═══ THE DATA ═══

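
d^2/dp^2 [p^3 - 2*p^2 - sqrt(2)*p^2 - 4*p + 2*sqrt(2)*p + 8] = 6*p - 4 - 2*sqrt(2)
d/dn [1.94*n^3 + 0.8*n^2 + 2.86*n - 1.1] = 5.82*n^2 + 1.6*n + 2.86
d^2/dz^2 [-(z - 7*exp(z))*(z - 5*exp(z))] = 12*z*exp(z) - 140*exp(2*z) + 24*exp(z) - 2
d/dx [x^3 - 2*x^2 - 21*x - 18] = 3*x^2 - 4*x - 21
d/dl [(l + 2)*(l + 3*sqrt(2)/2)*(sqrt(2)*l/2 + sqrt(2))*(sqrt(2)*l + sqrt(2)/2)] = (l/2 + 1)*((l + 2)*(2*l + 1) + (l + 2)*(2*l + 3*sqrt(2)) + (2*l + 1)*(2*l + 3*sqrt(2)))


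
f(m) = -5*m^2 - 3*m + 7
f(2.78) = -39.98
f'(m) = -10*m - 3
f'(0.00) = -3.00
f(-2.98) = -28.46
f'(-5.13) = 48.30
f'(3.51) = -38.10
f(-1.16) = 3.75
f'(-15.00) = 147.00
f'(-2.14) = 18.40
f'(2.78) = -30.80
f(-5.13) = -109.19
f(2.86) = -42.48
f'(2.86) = -31.60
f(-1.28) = 2.65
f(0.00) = 7.00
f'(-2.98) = 26.80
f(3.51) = -65.13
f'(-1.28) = 9.80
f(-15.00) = -1073.00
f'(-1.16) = 8.60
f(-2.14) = -9.48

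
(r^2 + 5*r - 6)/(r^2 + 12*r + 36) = (r - 1)/(r + 6)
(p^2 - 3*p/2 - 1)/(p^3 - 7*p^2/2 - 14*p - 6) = (p - 2)/(p^2 - 4*p - 12)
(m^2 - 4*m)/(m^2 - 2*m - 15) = m*(4 - m)/(-m^2 + 2*m + 15)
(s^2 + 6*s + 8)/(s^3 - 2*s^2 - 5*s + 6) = (s + 4)/(s^2 - 4*s + 3)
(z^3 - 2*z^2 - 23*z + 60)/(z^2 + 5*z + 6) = (z^3 - 2*z^2 - 23*z + 60)/(z^2 + 5*z + 6)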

═══

Repeat all the records. Match each line exactly.

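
d^2/dp^2 [p^3 - 2*p^2 - sqrt(2)*p^2 - 4*p + 2*sqrt(2)*p + 8] = 6*p - 4 - 2*sqrt(2)
d/dn [1.94*n^3 + 0.8*n^2 + 2.86*n - 1.1] = 5.82*n^2 + 1.6*n + 2.86
d^2/dz^2 [-(z - 7*exp(z))*(z - 5*exp(z))] = 12*z*exp(z) - 140*exp(2*z) + 24*exp(z) - 2
d/dx [x^3 - 2*x^2 - 21*x - 18] = 3*x^2 - 4*x - 21
d/dl [(l + 2)*(l + 3*sqrt(2)/2)*(sqrt(2)*l/2 + sqrt(2))*(sqrt(2)*l + sqrt(2)/2)] = (l/2 + 1)*((l + 2)*(2*l + 1) + (l + 2)*(2*l + 3*sqrt(2)) + (2*l + 1)*(2*l + 3*sqrt(2)))


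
f(m) = -5*m^2 - 3*m + 7
f(2.78) = -39.98
f'(m) = -10*m - 3
f'(0.00) = -3.00
f(-2.98) = -28.46
f'(-5.13) = 48.30
f'(3.51) = -38.10
f(-1.16) = 3.75
f'(-15.00) = 147.00
f'(-2.14) = 18.40
f'(2.78) = -30.80
f(-5.13) = -109.19
f(2.86) = -42.48
f'(2.86) = -31.60
f(-1.28) = 2.65
f(0.00) = 7.00
f'(-2.98) = 26.80
f(3.51) = -65.13
f'(-1.28) = 9.80
f(-15.00) = -1073.00
f'(-1.16) = 8.60
f(-2.14) = -9.48

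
(r^2 + 5*r - 6)/(r^2 + 12*r + 36) = (r - 1)/(r + 6)
(p^2 - 3*p/2 - 1)/(p^3 - 7*p^2/2 - 14*p - 6) = (p - 2)/(p^2 - 4*p - 12)
(m^2 - 4*m)/(m^2 - 2*m - 15) = m*(4 - m)/(-m^2 + 2*m + 15)
(s^2 + 6*s + 8)/(s^3 - 2*s^2 - 5*s + 6) = (s + 4)/(s^2 - 4*s + 3)
(z^3 - 2*z^2 - 23*z + 60)/(z^2 + 5*z + 6) = (z^3 - 2*z^2 - 23*z + 60)/(z^2 + 5*z + 6)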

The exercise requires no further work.